::: Task material :::
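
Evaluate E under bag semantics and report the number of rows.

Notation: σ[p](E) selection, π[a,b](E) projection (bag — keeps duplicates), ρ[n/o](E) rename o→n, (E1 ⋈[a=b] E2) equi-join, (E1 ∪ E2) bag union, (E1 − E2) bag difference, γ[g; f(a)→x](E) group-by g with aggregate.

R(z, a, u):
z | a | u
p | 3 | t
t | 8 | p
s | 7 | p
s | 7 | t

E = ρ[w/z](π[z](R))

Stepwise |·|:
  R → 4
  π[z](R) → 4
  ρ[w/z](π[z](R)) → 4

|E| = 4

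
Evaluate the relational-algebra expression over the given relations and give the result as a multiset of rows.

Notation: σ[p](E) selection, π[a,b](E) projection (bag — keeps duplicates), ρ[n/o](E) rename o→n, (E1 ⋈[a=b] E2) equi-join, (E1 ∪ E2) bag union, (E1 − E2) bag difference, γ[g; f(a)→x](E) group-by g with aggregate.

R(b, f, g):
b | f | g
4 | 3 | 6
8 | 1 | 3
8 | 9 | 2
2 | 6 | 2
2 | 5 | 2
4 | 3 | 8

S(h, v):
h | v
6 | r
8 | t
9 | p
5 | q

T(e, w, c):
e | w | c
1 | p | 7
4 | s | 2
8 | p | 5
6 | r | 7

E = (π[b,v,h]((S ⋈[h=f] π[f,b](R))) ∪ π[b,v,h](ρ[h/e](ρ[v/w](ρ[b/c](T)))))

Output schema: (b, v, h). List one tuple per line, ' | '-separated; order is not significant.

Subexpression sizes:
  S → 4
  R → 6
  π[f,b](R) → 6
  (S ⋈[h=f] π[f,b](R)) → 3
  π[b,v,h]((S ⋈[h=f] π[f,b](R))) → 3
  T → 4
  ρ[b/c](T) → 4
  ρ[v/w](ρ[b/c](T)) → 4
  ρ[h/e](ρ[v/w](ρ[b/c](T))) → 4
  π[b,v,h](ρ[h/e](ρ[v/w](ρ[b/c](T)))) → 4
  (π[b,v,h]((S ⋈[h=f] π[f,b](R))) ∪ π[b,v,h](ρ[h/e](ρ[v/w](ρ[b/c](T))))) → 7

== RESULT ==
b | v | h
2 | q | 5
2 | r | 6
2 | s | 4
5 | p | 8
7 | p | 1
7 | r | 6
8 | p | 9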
:::
::: Task material :::
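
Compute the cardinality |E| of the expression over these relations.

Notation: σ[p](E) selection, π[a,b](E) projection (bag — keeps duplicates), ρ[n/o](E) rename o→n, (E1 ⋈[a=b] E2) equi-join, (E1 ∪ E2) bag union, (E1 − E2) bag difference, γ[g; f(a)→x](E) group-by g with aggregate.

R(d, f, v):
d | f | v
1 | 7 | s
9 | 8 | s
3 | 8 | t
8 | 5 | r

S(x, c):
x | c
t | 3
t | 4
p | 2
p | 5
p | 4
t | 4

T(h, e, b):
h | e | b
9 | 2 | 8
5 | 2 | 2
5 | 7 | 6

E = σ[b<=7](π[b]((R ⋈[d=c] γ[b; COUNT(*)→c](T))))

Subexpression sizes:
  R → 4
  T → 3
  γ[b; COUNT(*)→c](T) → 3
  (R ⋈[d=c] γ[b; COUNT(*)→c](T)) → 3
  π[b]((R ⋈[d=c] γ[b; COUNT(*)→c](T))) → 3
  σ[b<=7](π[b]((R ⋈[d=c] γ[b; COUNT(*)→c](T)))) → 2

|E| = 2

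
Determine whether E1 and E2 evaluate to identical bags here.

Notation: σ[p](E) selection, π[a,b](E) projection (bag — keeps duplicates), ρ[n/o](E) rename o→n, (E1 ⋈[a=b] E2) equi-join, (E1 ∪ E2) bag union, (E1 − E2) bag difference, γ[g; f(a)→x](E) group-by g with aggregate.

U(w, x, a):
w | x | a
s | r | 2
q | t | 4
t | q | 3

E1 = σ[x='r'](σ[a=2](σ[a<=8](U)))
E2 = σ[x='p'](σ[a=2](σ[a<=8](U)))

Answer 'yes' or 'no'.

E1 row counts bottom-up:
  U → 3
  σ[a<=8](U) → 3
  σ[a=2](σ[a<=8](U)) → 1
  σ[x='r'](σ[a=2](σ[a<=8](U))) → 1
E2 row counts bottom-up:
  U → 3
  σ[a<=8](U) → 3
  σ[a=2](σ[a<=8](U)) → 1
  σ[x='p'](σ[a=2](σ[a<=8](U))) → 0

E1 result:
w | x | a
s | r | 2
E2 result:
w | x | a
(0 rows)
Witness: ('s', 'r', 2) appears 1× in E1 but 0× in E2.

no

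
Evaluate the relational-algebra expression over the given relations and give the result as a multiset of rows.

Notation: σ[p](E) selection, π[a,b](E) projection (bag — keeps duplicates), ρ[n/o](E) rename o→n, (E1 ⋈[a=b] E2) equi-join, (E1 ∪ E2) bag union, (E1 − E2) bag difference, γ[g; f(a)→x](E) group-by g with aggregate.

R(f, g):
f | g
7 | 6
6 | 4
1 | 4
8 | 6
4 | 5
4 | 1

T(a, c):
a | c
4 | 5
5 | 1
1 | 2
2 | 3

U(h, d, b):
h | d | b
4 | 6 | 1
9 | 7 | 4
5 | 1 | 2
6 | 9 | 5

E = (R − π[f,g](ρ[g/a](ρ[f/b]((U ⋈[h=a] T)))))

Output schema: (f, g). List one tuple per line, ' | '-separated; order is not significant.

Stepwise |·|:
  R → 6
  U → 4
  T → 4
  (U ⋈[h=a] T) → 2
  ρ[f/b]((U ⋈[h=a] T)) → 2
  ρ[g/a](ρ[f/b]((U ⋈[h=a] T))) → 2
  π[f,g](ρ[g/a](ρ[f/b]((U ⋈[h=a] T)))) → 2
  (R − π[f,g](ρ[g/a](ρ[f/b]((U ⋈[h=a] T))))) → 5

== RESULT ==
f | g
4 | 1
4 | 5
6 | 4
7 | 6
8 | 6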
:::
• **Work instruction**
As the answer, set down only the lines from the data above between the one holding "Evaluate E under" and the one holding "E = (π[b,v,h]((S", inclusive, exactly as they read.

• **Exercise result**
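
Evaluate E under bag semantics and report the number of rows.

Notation: σ[p](E) selection, π[a,b](E) projection (bag — keeps duplicates), ρ[n/o](E) rename o→n, (E1 ⋈[a=b] E2) equi-join, (E1 ∪ E2) bag union, (E1 − E2) bag difference, γ[g; f(a)→x](E) group-by g with aggregate.

R(z, a, u):
z | a | u
p | 3 | t
t | 8 | p
s | 7 | p
s | 7 | t

E = ρ[w/z](π[z](R))

Stepwise |·|:
  R → 4
  π[z](R) → 4
  ρ[w/z](π[z](R)) → 4

|E| = 4

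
Evaluate the relational-algebra expression over the given relations and give the result as a multiset of rows.

Notation: σ[p](E) selection, π[a,b](E) projection (bag — keeps duplicates), ρ[n/o](E) rename o→n, (E1 ⋈[a=b] E2) equi-join, (E1 ∪ E2) bag union, (E1 − E2) bag difference, γ[g; f(a)→x](E) group-by g with aggregate.

R(b, f, g):
b | f | g
4 | 3 | 6
8 | 1 | 3
8 | 9 | 2
2 | 6 | 2
2 | 5 | 2
4 | 3 | 8

S(h, v):
h | v
6 | r
8 | t
9 | p
5 | q

T(e, w, c):
e | w | c
1 | p | 7
4 | s | 2
8 | p | 5
6 | r | 7

E = (π[b,v,h]((S ⋈[h=f] π[f,b](R))) ∪ π[b,v,h](ρ[h/e](ρ[v/w](ρ[b/c](T)))))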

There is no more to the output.